Segment Start: Raw data

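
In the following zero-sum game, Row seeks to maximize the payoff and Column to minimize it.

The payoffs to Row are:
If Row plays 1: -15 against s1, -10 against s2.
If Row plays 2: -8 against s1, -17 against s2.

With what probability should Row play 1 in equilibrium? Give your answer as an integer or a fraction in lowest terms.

9/14

Row minima are -15 and -17, so Row's maximin is -15; column maxima are -8 and -10, so Column's minimax is -10. These differ, so the equilibrium is in mixed strategies.
Let Row play 1 with probability p. Column is indifferent when −15p − 8(1−p) = −10p − 17(1−p), giving p = 9/14.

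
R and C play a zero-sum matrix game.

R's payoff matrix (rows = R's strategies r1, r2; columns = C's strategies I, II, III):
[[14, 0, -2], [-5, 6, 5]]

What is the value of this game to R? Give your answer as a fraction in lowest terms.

30/13

Column II is strictly dominated by III for C (it gives R more in every row).
The remaining 2×2 game on (r1, r2) × (I, III) has no saddle point. Let R play r1 with probability p; indifference gives 14p − 5(1−p) = −2p + 5(1−p), so p = 5/13.
Similarly C's optimal q on I is 7/26, and the value is 14·(7/26) + (-2)·(19/26) = 30/13.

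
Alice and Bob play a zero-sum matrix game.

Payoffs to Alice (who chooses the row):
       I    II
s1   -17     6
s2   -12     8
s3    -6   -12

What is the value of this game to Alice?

-96/13

Row s1 is strictly dominated by row s2, so Alice never plays it.
The remaining 2×2 game on (s2, s3) × (I, II) has no saddle point. Let Alice play s2 with probability p; indifference gives −12p − 6(1−p) = 8p − 12(1−p), so p = 3/13.
Similarly Bob's optimal q on I is 10/13, and the value is -12·(10/13) + (8)·(3/13) = -96/13.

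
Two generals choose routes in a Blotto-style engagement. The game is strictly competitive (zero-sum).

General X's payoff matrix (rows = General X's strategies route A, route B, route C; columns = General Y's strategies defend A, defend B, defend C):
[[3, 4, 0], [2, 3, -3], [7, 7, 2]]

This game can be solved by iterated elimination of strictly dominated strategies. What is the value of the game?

2

Row route B is strictly dominated by row route A (3>2, 4>3, 0>-3); eliminate route B.
Row route A is strictly dominated by row route C (7>3, 7>4, 2>0); eliminate route A.
Column defend A is strictly dominated by defend C for General Y (2<7); eliminate defend A.
Column defend B is strictly dominated by defend C for General Y (2<7); eliminate defend B.
Only (route C, defend C) remains, with payoff 2.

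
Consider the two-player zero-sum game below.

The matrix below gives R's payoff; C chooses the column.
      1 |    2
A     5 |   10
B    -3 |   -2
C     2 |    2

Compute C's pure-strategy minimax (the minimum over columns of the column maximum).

The worst case (largest entry) in each column is 1: 5, 2: 10.
The best (smallest) of these is 5.

5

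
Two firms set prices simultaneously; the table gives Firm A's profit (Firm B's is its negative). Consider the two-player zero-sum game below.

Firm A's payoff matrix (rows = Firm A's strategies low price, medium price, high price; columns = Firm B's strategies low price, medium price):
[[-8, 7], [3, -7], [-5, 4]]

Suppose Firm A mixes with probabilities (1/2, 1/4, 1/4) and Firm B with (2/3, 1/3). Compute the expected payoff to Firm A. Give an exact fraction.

Against (2/3, 1/3), each row's expected payoff is low price: -3; medium price: -1/3; high price: -2.
Taking the (1/2, 1/4, 1/4)-weighted average: (1/2)·(-3) + (1/4)·(-1/3) + (1/4)·(-2) = -25/12.

-25/12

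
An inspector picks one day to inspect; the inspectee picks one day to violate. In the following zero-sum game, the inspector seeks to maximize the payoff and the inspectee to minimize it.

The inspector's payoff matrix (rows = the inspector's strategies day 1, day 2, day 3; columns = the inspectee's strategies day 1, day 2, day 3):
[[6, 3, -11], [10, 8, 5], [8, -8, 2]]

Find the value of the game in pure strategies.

Row minima: -11, 5, -8 → the inspector's maximin is 5.
Column maxima: 10, 8, 5 → the inspectee's minimax is 5.
They coincide at (day 2, day 3), so the value is 5.

5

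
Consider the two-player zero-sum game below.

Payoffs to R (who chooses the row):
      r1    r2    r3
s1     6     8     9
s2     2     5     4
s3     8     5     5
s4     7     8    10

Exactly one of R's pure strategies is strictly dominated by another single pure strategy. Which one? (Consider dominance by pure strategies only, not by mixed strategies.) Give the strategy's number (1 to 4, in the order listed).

Compare s2 with s1: 6 > 2, 8 > 5, 9 > 4.
So s1 strictly dominates s2 for R; s2 is strictly dominated.

2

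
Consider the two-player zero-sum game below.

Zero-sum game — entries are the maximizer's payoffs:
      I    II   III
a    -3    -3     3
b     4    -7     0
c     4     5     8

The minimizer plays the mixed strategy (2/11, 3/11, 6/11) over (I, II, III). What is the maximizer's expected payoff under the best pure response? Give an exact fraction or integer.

71/11

a: (-3)·(2/11) + (-3)·(3/11) + (3)·(6/11) = 3/11.
b: (4)·(2/11) + (-7)·(3/11) + (0)·(6/11) = -13/11.
c: (4)·(2/11) + (5)·(3/11) + (8)·(6/11) = 71/11.
The best pure response is c with expected payoff 71/11.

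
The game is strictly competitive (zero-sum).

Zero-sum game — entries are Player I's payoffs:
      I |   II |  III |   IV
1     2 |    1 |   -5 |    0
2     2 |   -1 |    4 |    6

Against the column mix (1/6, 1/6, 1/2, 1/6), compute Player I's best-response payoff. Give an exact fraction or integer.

19/6

1: (2)·(1/6) + (1)·(1/6) + (-5)·(1/2) + (0)·(1/6) = -2.
2: (2)·(1/6) + (-1)·(1/6) + (4)·(1/2) + (6)·(1/6) = 19/6.
The best pure response is 2 with expected payoff 19/6.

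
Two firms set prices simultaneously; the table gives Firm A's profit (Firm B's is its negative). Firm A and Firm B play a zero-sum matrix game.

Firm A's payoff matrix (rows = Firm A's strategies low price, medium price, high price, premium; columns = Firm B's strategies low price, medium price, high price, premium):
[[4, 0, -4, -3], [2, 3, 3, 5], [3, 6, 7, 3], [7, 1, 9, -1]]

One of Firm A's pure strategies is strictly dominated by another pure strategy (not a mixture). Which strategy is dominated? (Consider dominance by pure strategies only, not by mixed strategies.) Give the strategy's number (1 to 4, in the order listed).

1

Compare low price with premium: 7 > 4, 1 > 0, 9 > -4, -1 > -3.
So premium strictly dominates low price for Firm A; low price is strictly dominated.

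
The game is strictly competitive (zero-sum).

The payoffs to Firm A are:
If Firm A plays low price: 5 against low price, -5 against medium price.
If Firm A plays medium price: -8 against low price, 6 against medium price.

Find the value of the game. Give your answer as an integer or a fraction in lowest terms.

Row minima are -5 and -8, so Firm A's maximin is -5; column maxima are 5 and 6, so Firm B's minimax is 5. These differ, so the equilibrium is in mixed strategies.
Let Firm A play low price with probability p. Firm B is indifferent when 5p − 8(1−p) = −5p + 6(1−p), giving p = 7/12.
Let Firm B play low price with probability q. Firm A is indifferent when 5q − 5(1−q) = −8q + 6(1−q), giving q = 11/24.
The value is 5·(11/24) + (-5)·(13/24) = -5/12.

-5/12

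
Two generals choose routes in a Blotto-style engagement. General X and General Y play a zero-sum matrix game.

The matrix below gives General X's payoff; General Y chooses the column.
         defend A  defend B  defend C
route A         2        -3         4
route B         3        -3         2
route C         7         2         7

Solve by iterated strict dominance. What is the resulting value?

2

Row route B is strictly dominated by row route C (7>3, 2>-3, 7>2); eliminate route B.
Column defend C is strictly dominated by defend B for General Y (-3<4, 2<7); eliminate defend C.
Row route A is strictly dominated by row route C (7>2, 2>-3); eliminate route A.
Column defend A is strictly dominated by defend B for General Y (2<7); eliminate defend A.
Only (route C, defend B) remains, with payoff 2.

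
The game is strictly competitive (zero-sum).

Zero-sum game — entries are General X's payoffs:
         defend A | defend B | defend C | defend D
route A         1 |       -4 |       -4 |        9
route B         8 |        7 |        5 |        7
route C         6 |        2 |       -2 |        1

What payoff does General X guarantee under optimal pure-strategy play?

Row minima: -4, 5, -2 → General X's maximin is 5.
Column maxima: 8, 7, 5, 9 → General Y's minimax is 5.
They coincide at (route B, defend C), so the value is 5.

5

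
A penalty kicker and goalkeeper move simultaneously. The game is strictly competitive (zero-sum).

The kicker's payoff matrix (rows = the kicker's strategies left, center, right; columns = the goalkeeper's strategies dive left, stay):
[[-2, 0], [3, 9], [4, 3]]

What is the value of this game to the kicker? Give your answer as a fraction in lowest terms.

Row left is strictly dominated by row right, so the kicker never plays it.
The remaining 2×2 game on (center, right) × (dive left, stay) has no saddle point. Let the kicker play center with probability p; indifference gives 3p + 4(1−p) = 9p + 3(1−p), so p = 1/7.
Similarly the goalkeeper's optimal q on dive left is 6/7, and the value is 3·(6/7) + (9)·(1/7) = 27/7.

27/7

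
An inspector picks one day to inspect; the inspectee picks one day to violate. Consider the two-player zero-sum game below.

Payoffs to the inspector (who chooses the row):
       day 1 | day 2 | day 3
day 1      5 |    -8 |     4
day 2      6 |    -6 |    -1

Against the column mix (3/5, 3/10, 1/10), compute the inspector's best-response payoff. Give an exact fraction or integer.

day 1: (5)·(3/5) + (-8)·(3/10) + (4)·(1/10) = 1.
day 2: (6)·(3/5) + (-6)·(3/10) + (-1)·(1/10) = 17/10.
The best pure response is day 2 with expected payoff 17/10.

17/10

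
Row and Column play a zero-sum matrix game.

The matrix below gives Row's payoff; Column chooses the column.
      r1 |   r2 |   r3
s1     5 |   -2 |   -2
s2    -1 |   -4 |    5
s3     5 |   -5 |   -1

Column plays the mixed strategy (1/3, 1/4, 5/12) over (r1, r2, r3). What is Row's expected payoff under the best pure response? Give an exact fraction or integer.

3/4

s1: (5)·(1/3) + (-2)·(1/4) + (-2)·(5/12) = 1/3.
s2: (-1)·(1/3) + (-4)·(1/4) + (5)·(5/12) = 3/4.
s3: (5)·(1/3) + (-5)·(1/4) + (-1)·(5/12) = 0.
The best pure response is s2 with expected payoff 3/4.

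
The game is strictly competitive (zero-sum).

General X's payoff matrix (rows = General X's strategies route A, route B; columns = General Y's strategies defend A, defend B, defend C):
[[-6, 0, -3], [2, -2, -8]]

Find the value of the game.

Column defend B is strictly dominated by defend C for General Y (it gives General X more in every row).
The remaining 2×2 game on (route A, route B) × (defend A, defend C) has no saddle point. Let General X play route A with probability p; indifference gives −6p + 2(1−p) = −3p − 8(1−p), so p = 10/13.
Similarly General Y's optimal q on defend A is 5/13, and the value is -6·(5/13) + (-3)·(8/13) = -54/13.

-54/13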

Segment End: Raw data

(What is being asked) Would you copy out every line in the records that includes the string "picks"?

(Response for this exercise)
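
An inspector picks one day to inspect; the inspectee picks one day to violate. In the following zero-sum game, the inspector seeks to maximize the payoff and the inspectee to minimize it.
An inspector picks one day to inspect; the inspectee picks one day to violate. Consider the two-player zero-sum game below.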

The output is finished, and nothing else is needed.